= What the exercise asks =
Using the exact wording, repeat every line of the material.

= Supplied material =
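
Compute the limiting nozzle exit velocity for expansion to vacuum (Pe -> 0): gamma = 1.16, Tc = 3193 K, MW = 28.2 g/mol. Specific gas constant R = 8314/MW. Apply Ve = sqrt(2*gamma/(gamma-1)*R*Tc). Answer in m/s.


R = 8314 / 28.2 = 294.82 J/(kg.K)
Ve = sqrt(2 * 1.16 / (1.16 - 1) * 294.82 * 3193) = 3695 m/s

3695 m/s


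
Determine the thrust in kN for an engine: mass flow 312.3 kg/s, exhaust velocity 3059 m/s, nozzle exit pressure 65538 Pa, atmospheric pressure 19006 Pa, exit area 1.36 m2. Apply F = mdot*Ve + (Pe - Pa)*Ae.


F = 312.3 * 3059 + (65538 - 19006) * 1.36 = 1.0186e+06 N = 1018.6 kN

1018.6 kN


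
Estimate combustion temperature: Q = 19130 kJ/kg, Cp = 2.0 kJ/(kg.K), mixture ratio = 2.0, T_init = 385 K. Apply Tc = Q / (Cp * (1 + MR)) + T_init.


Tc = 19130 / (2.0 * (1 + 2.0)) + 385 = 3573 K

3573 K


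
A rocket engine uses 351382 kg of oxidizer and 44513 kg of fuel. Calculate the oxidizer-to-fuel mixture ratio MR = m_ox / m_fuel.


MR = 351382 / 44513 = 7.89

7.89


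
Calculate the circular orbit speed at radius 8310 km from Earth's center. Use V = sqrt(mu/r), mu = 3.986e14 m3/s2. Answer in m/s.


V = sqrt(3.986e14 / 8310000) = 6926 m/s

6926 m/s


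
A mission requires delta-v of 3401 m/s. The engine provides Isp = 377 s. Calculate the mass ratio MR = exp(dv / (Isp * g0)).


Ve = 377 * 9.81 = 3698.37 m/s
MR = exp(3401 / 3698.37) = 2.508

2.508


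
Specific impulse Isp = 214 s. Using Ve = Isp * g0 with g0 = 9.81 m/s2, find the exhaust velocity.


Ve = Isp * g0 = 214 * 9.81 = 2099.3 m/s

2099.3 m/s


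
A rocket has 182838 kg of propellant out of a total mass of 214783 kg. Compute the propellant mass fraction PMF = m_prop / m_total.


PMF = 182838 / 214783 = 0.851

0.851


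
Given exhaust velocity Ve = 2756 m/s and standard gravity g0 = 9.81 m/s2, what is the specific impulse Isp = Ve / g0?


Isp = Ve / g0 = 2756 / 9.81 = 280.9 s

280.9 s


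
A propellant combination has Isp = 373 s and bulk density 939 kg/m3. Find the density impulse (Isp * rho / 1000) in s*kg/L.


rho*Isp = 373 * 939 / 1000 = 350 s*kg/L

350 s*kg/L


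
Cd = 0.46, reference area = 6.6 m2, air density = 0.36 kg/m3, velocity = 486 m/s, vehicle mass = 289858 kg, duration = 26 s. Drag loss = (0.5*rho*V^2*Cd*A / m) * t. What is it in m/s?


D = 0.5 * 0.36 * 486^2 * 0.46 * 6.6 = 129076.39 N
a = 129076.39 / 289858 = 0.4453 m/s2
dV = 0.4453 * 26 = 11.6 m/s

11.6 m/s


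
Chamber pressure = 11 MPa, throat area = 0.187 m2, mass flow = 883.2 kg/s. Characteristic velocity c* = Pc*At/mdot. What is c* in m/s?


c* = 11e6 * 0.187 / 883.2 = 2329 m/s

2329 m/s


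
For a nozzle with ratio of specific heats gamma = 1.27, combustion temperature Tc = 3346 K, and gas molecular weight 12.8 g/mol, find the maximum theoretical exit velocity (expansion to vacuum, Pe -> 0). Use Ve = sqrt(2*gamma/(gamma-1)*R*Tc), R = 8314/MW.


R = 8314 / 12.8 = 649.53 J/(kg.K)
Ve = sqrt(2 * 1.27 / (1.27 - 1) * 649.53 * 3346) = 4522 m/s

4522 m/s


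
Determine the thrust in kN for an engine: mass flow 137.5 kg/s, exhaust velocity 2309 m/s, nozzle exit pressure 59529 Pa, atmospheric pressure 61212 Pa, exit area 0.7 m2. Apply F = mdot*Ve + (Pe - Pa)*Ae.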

= Answer to this task =
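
Compute the limiting nozzle exit velocity for expansion to vacuum (Pe -> 0): gamma = 1.16, Tc = 3193 K, MW = 28.2 g/mol. Specific gas constant R = 8314/MW. Apply Ve = sqrt(2*gamma/(gamma-1)*R*Tc). Answer in m/s.


R = 8314 / 28.2 = 294.82 J/(kg.K)
Ve = sqrt(2 * 1.16 / (1.16 - 1) * 294.82 * 3193) = 3695 m/s

3695 m/s


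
Determine the thrust in kN for an engine: mass flow 312.3 kg/s, exhaust velocity 3059 m/s, nozzle exit pressure 65538 Pa, atmospheric pressure 19006 Pa, exit area 1.36 m2. Apply F = mdot*Ve + (Pe - Pa)*Ae.


F = 312.3 * 3059 + (65538 - 19006) * 1.36 = 1.0186e+06 N = 1018.6 kN

1018.6 kN


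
Estimate combustion temperature: Q = 19130 kJ/kg, Cp = 2.0 kJ/(kg.K), mixture ratio = 2.0, T_init = 385 K. Apply Tc = Q / (Cp * (1 + MR)) + T_init.


Tc = 19130 / (2.0 * (1 + 2.0)) + 385 = 3573 K

3573 K


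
A rocket engine uses 351382 kg of oxidizer and 44513 kg of fuel. Calculate the oxidizer-to-fuel mixture ratio MR = m_ox / m_fuel.


MR = 351382 / 44513 = 7.89

7.89


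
Calculate the circular orbit speed at radius 8310 km from Earth's center. Use V = sqrt(mu/r), mu = 3.986e14 m3/s2. Answer in m/s.


V = sqrt(3.986e14 / 8310000) = 6926 m/s

6926 m/s


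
A mission requires delta-v of 3401 m/s. The engine provides Isp = 377 s. Calculate the mass ratio MR = exp(dv / (Isp * g0)).


Ve = 377 * 9.81 = 3698.37 m/s
MR = exp(3401 / 3698.37) = 2.508

2.508


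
Specific impulse Isp = 214 s. Using Ve = Isp * g0 with g0 = 9.81 m/s2, find the exhaust velocity.


Ve = Isp * g0 = 214 * 9.81 = 2099.3 m/s

2099.3 m/s


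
A rocket has 182838 kg of propellant out of a total mass of 214783 kg. Compute the propellant mass fraction PMF = m_prop / m_total.


PMF = 182838 / 214783 = 0.851

0.851


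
Given exhaust velocity Ve = 2756 m/s and standard gravity g0 = 9.81 m/s2, what is the specific impulse Isp = Ve / g0?


Isp = Ve / g0 = 2756 / 9.81 = 280.9 s

280.9 s


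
A propellant combination has Isp = 373 s and bulk density 939 kg/m3. Find the density impulse (Isp * rho / 1000) in s*kg/L.


rho*Isp = 373 * 939 / 1000 = 350 s*kg/L

350 s*kg/L


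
Cd = 0.46, reference area = 6.6 m2, air density = 0.36 kg/m3, velocity = 486 m/s, vehicle mass = 289858 kg, duration = 26 s. Drag loss = (0.5*rho*V^2*Cd*A / m) * t. What is it in m/s?


D = 0.5 * 0.36 * 486^2 * 0.46 * 6.6 = 129076.39 N
a = 129076.39 / 289858 = 0.4453 m/s2
dV = 0.4453 * 26 = 11.6 m/s

11.6 m/s


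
Chamber pressure = 11 MPa, throat area = 0.187 m2, mass flow = 883.2 kg/s. Characteristic velocity c* = Pc*At/mdot. What is c* in m/s?


c* = 11e6 * 0.187 / 883.2 = 2329 m/s

2329 m/s


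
For a nozzle with ratio of specific heats gamma = 1.27, combustion temperature Tc = 3346 K, and gas molecular weight 12.8 g/mol, find the maximum theoretical exit velocity (expansion to vacuum, Pe -> 0). Use Ve = sqrt(2*gamma/(gamma-1)*R*Tc), R = 8314/MW.


R = 8314 / 12.8 = 649.53 J/(kg.K)
Ve = sqrt(2 * 1.27 / (1.27 - 1) * 649.53 * 3346) = 4522 m/s

4522 m/s


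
Determine the thrust in kN for an engine: mass flow 137.5 kg/s, exhaust velocity 2309 m/s, nozzle exit pressure 59529 Pa, atmospheric pressure 61212 Pa, exit area 0.7 m2. Apply F = mdot*Ve + (Pe - Pa)*Ae.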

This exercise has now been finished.